*What you have to do*
Only one stretch of the data is wanted: the line containing "Subject 47's mental", the line containing "Drop the 1 fastest", and every line between them, copied exactly.

*Excerpted records*
BEGIN

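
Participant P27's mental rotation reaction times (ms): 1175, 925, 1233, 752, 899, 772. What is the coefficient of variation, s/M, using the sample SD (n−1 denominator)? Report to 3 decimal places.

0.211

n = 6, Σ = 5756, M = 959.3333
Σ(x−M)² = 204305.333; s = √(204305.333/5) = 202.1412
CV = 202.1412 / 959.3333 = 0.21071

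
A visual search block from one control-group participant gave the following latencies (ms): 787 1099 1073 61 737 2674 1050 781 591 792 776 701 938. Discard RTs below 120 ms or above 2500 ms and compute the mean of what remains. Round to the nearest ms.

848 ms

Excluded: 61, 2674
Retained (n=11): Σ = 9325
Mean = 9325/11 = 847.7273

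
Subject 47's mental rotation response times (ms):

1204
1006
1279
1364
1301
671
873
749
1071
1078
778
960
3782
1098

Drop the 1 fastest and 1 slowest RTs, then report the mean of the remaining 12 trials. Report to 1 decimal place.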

END
BEGIN

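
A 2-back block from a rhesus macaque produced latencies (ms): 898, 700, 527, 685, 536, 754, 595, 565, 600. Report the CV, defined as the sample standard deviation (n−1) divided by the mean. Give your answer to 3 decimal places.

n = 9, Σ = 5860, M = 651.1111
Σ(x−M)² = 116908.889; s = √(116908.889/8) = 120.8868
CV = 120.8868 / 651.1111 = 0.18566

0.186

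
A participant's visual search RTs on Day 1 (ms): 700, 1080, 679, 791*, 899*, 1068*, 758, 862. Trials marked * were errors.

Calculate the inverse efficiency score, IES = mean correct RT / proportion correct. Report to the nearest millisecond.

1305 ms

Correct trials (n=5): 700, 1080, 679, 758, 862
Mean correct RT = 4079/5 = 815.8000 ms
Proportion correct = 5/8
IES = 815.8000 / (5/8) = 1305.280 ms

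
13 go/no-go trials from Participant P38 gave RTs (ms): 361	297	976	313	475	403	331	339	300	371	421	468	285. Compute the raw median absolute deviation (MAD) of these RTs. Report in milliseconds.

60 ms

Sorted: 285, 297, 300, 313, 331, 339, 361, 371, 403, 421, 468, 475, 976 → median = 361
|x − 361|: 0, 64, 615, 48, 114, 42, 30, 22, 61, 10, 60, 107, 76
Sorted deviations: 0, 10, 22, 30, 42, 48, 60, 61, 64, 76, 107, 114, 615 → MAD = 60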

END

*Task response*
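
Subject 47's mental rotation response times (ms):

1204
1006
1279
1364
1301
671
873
749
1071
1078
778
960
3782
1098

Drop the 1 fastest and 1 slowest RTs, then report the mean of the remaining 12 trials. Report to 1 decimal place.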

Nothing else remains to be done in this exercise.